TASK PROMPT
Copy the lines below that contain "were".

Start of DATA FOR ANALYSIS

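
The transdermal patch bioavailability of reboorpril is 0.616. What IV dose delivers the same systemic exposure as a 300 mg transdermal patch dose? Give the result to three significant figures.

D_iv = 185 mg

Systemic exposure from an extravascular dose = F × D_ev, so the equivalent IV dose is F × D_ev.
D_iv = F × D_ev = 0.616 × 300 = 184.8 mg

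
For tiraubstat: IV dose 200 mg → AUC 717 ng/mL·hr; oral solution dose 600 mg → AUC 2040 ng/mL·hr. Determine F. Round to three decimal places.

F = (AUC_ev / D_ev) / (AUC_iv / D_iv)
  = (2040/600) / (717/200)
  = 3.4 / 3.585 = 0.9484

F = 0.948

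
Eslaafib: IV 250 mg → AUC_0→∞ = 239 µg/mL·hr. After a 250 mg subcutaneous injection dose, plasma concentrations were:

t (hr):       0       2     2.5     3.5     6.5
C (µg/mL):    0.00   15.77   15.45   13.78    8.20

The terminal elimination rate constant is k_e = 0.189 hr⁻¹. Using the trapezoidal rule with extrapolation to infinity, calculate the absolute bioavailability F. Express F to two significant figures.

F = 0.48

Trapezoidal AUC_0→6.5 (subcutaneous injection):
  [0→2]: (0.00+15.77)/2 × 2 = 15.77
  [2→2.5]: (15.77+15.45)/2 × 0.5 = 7.805
  [2.5→3.5]: (15.45+13.78)/2 × 1 = 14.615
  [3.5→6.5]: (13.78+8.20)/2 × 3 = 32.97
  Sum = 71.16 µg/mL·hr
Tail: C_last/k_e = 8.20/0.189 = 43.386
AUC_0→∞ (subcutaneous injection) = 71.16 + 43.386 = 114.546 µg/mL·hr
F = (AUC_ev/D_ev)/(AUC_iv/D_iv) = (114.546/250)/(239/250) = 0.458184/0.956 = 0.4793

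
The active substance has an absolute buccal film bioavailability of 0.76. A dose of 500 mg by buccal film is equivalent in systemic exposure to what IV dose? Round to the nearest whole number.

Systemic exposure from an extravascular dose = F × D_ev, so the equivalent IV dose is F × D_ev.
D_iv = F × D_ev = 0.76 × 500 = 380 mg

D_iv = 380 mg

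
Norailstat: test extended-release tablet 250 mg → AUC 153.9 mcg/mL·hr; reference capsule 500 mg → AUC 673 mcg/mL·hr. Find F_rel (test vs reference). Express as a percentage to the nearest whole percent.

F_rel = 46%

F_rel = (AUC_test/D_test) / (AUC_ref/D_ref)
      = (153.9/250) / (673/500)
      = 0.6156 / 1.346 = 0.4574 = 45.74%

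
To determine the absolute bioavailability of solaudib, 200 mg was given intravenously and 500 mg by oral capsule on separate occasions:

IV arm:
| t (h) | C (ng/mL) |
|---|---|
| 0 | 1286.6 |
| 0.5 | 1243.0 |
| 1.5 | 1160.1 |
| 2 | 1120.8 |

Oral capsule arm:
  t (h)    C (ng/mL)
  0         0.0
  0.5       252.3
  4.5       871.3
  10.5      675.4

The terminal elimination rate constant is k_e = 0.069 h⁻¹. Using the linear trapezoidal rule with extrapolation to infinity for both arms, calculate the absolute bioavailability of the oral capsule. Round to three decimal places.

Trapezoidal AUC_0→2 (IV):
  [0→0.5]: (1286.6+1243.0)/2 × 0.5 = 632.4
  [0.5→1.5]: (1243.0+1160.1)/2 × 1 = 1201.55
  [1.5→2]: (1160.1+1120.8)/2 × 0.5 = 570.225
  Sum = 2404.175 ng/mL·h
IV tail: 1120.8/0.069 = 16243.478; AUC_iv,0→∞ = 2404.175 + 16243.478 = 18647.653 ng/mL·h
Trapezoidal AUC_0→10.5 (oral capsule):
  [0→0.5]: (0.0+252.3)/2 × 0.5 = 63.075
  [0.5→4.5]: (252.3+871.3)/2 × 4 = 2247.2
  [4.5→10.5]: (871.3+675.4)/2 × 6 = 4640.1
  Sum = 6950.375 ng/mL·h
oral capsule tail: 675.4/0.069 = 9788.406; AUC_ev,0→∞ = 6950.375 + 9788.406 = 16738.781 ng/mL·h
F = (AUC_ev/D_ev)/(AUC_iv/D_iv) = (16738.781/500)/(18647.653/200) = 33.477562/93.238265 = 0.3591

F = 0.359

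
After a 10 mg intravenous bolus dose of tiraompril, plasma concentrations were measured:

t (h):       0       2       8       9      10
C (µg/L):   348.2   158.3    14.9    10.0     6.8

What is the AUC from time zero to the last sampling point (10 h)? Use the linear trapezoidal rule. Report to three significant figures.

Trapezoidal AUC_0→10:
  [0→2]: (348.2+158.3)/2 × 2 = 506.5
  [2→8]: (158.3+14.9)/2 × 6 = 519.6
  [8→9]: (14.9+10.0)/2 × 1 = 12.45
  [9→10]: (10.0+6.8)/2 × 1 = 8.4
  Sum = 1046.95 µg/L·h

AUC = 1050 µg/L·h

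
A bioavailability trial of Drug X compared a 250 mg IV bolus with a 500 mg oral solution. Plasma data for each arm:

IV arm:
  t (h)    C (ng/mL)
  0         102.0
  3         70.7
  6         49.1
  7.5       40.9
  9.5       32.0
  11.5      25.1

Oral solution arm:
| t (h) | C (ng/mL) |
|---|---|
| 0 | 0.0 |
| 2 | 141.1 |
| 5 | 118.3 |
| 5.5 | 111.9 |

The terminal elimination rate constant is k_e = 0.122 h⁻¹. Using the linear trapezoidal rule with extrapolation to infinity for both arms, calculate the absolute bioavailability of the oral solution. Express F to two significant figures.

Trapezoidal AUC_0→11.5 (IV):
  [0→3]: (102.0+70.7)/2 × 3 = 259.05
  [3→6]: (70.7+49.1)/2 × 3 = 179.7
  [6→7.5]: (49.1+40.9)/2 × 1.5 = 67.5
  [7.5→9.5]: (40.9+32.0)/2 × 2 = 72.9
  [9.5→11.5]: (32.0+25.1)/2 × 2 = 57.1
  Sum = 636.25 ng/mL·h
IV tail: 25.1/0.122 = 205.738; AUC_iv,0→∞ = 636.25 + 205.738 = 841.988 ng/mL·h
Trapezoidal AUC_0→5.5 (oral solution):
  [0→2]: (0.0+141.1)/2 × 2 = 141.1
  [2→5]: (141.1+118.3)/2 × 3 = 389.1
  [5→5.5]: (118.3+111.9)/2 × 0.5 = 57.55
  Sum = 587.75 ng/mL·h
oral solution tail: 111.9/0.122 = 917.213; AUC_ev,0→∞ = 587.75 + 917.213 = 1504.963 ng/mL·h
F = (AUC_ev/D_ev)/(AUC_iv/D_iv) = (1504.963/500)/(841.988/250) = 3.009926/3.367952 = 0.8937

F = 0.89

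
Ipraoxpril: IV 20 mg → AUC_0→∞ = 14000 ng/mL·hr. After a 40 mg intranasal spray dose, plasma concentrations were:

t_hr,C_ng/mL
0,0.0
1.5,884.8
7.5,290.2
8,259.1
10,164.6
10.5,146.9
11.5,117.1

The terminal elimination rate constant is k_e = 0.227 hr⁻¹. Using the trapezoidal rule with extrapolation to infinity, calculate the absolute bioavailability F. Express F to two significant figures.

Trapezoidal AUC_0→11.5 (intranasal spray):
  [0→1.5]: (0.0+884.8)/2 × 1.5 = 663.6
  [1.5→7.5]: (884.8+290.2)/2 × 6 = 3525.0
  [7.5→8]: (290.2+259.1)/2 × 0.5 = 137.325
  [8→10]: (259.1+164.6)/2 × 2 = 423.7
  [10→10.5]: (164.6+146.9)/2 × 0.5 = 77.875
  [10.5→11.5]: (146.9+117.1)/2 × 1 = 132.0
  Sum = 4959.5 ng/mL·hr
Tail: C_last/k_e = 117.1/0.227 = 515.859
AUC_0→∞ (intranasal spray) = 4959.5 + 515.859 = 5475.359 ng/mL·hr
F = (AUC_ev/D_ev)/(AUC_iv/D_iv) = (5475.359/40)/(14000/20) = 136.884/700 = 0.1955

F = 0.20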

End of DATA FOR ANALYSIS

EXERCISE ANSWER
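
Eslaafib: IV 250 mg → AUC_0→∞ = 239 µg/mL·hr. After a 250 mg subcutaneous injection dose, plasma concentrations were:
After a 10 mg intravenous bolus dose of tiraompril, plasma concentrations were measured:
Ipraoxpril: IV 20 mg → AUC_0→∞ = 14000 ng/mL·hr. After a 40 mg intranasal spray dose, plasma concentrations were: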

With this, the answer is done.